### WHAT IS NEEDED
When the line with "00011110001000" appears below, start repeating lines exactly, and keep going through the line with "0101110110011"; add nothing outside that span.
#### PROVIDED DATA ####
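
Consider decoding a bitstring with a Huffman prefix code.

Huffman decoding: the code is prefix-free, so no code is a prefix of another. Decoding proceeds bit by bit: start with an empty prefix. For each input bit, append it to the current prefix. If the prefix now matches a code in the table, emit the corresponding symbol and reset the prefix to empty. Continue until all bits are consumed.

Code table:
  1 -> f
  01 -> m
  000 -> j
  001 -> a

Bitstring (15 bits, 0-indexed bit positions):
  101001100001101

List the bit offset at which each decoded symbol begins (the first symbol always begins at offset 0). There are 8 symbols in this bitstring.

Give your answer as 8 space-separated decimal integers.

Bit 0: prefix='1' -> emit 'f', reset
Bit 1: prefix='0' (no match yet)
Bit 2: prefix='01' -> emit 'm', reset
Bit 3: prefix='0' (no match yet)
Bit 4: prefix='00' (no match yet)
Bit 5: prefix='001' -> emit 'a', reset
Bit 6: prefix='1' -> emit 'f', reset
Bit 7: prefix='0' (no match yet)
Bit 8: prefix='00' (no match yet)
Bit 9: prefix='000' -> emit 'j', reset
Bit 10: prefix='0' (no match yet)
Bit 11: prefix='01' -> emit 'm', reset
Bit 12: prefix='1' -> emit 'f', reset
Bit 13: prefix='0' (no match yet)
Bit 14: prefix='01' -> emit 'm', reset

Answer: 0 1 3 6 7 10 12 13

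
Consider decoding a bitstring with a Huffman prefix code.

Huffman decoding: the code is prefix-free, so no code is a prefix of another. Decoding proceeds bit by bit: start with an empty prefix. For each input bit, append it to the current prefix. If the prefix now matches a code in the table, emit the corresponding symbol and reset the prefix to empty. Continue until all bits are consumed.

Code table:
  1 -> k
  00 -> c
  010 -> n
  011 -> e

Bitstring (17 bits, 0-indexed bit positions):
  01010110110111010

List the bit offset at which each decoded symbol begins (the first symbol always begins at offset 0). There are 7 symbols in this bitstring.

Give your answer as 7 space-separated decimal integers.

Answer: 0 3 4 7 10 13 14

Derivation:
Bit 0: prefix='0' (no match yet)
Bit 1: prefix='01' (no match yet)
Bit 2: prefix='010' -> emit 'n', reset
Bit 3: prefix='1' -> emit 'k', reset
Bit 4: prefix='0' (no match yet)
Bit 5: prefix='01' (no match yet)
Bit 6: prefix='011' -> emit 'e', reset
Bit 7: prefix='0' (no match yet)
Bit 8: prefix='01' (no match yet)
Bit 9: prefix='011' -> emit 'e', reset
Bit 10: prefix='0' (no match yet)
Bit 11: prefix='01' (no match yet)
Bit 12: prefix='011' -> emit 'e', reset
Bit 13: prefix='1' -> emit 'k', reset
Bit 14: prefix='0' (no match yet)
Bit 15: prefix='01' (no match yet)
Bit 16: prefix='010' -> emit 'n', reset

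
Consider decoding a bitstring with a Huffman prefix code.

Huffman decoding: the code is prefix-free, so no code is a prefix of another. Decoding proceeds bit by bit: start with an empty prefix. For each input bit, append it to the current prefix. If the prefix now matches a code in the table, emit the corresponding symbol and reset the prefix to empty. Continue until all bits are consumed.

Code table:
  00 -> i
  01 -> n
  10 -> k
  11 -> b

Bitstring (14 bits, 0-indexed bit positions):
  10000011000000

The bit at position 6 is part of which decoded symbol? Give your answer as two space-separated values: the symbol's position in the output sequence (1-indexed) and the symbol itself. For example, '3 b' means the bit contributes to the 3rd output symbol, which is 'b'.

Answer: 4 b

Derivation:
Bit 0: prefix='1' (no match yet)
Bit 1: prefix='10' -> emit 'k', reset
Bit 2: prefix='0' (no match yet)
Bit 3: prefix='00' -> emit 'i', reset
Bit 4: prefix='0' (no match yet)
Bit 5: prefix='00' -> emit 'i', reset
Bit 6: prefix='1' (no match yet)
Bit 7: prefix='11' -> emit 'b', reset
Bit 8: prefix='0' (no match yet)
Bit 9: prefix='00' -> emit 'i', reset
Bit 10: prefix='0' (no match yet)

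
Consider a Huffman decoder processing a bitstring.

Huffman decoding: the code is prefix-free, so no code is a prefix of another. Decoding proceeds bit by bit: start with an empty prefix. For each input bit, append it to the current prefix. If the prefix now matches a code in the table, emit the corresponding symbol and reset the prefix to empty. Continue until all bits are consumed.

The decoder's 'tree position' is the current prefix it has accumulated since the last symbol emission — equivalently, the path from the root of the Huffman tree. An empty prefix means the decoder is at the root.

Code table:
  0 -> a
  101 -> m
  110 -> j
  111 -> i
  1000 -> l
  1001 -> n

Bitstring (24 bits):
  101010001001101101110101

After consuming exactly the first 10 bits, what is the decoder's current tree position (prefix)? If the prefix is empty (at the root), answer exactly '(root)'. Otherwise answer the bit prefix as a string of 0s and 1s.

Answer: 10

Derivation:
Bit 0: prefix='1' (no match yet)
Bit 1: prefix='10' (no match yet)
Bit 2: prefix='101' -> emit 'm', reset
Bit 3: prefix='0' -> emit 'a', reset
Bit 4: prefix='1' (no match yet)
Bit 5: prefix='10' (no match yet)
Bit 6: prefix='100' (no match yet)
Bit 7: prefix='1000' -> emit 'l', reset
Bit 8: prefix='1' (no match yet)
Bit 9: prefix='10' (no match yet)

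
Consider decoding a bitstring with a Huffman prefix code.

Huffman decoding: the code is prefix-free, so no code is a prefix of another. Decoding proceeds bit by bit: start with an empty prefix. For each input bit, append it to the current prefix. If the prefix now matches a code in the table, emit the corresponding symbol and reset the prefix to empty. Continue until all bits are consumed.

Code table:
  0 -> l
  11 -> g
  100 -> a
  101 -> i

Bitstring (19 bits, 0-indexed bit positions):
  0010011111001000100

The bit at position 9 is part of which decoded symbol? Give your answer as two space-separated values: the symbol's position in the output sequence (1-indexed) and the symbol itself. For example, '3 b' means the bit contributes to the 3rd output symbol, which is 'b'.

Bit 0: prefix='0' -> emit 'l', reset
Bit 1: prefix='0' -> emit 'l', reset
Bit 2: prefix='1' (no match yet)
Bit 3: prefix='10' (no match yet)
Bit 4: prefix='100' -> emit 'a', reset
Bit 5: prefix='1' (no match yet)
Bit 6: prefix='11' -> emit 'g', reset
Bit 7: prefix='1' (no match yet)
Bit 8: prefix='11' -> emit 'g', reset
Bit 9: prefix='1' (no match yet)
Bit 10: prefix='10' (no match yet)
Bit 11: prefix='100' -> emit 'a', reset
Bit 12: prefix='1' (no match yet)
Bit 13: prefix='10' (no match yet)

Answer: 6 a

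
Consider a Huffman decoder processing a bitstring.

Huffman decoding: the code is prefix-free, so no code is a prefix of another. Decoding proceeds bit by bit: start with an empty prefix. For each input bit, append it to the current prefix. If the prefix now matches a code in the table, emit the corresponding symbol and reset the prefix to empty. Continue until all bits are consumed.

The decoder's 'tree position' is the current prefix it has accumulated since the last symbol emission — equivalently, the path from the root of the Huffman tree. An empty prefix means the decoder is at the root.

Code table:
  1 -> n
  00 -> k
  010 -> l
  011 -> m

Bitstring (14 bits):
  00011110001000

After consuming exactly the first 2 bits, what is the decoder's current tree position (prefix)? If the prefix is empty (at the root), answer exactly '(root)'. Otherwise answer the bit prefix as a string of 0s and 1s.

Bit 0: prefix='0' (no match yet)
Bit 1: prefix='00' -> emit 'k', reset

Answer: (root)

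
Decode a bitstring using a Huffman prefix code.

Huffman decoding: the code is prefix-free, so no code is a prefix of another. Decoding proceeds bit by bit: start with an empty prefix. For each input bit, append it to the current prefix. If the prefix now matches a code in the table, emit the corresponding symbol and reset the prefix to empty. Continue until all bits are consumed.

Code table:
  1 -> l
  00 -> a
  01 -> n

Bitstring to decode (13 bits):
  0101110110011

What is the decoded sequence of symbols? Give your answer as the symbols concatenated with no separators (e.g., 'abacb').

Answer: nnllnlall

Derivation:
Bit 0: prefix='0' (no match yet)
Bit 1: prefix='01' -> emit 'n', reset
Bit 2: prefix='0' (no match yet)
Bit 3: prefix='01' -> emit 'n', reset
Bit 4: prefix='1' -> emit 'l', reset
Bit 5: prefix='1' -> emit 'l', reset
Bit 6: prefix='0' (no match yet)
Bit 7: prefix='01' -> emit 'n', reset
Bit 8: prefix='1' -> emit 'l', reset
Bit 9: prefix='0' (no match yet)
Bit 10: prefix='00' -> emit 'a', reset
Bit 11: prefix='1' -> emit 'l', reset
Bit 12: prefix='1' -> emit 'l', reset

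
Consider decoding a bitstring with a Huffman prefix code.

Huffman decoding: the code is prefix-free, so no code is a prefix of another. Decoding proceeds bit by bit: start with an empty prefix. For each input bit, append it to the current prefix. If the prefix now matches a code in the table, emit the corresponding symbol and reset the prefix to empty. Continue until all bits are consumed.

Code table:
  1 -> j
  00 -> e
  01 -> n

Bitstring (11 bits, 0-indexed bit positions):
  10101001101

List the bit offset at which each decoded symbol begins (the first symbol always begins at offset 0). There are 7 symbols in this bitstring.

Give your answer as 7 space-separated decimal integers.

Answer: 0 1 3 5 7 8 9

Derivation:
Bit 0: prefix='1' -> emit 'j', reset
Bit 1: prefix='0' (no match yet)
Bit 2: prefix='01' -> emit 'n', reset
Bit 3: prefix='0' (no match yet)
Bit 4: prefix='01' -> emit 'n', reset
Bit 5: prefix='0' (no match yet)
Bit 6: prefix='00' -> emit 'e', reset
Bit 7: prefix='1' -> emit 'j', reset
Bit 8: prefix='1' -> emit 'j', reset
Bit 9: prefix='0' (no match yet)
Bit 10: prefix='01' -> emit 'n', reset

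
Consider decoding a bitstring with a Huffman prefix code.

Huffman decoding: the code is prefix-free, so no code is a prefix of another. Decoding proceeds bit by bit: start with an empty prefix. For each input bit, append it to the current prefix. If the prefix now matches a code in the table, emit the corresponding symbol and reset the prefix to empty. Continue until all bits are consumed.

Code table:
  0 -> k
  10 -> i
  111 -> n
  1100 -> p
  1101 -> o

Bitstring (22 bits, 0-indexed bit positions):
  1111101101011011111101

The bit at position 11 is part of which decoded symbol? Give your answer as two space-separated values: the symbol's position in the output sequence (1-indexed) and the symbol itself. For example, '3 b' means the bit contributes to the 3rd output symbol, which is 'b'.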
####
### TASK ANSWER
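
  00011110001000

After consuming exactly the first 2 bits, what is the decoder's current tree position (prefix)? If the prefix is empty (at the root), answer exactly '(root)'. Otherwise answer the bit prefix as a string of 0s and 1s.

Bit 0: prefix='0' (no match yet)
Bit 1: prefix='00' -> emit 'k', reset

Answer: (root)

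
Decode a bitstring using a Huffman prefix code.

Huffman decoding: the code is prefix-free, so no code is a prefix of another. Decoding proceeds bit by bit: start with an empty prefix. For each input bit, append it to the current prefix. If the prefix now matches a code in the table, emit the corresponding symbol and reset the prefix to empty. Continue until all bits are consumed.

Code table:
  1 -> l
  00 -> a
  01 -> n

Bitstring to decode (13 bits):
  0101110110011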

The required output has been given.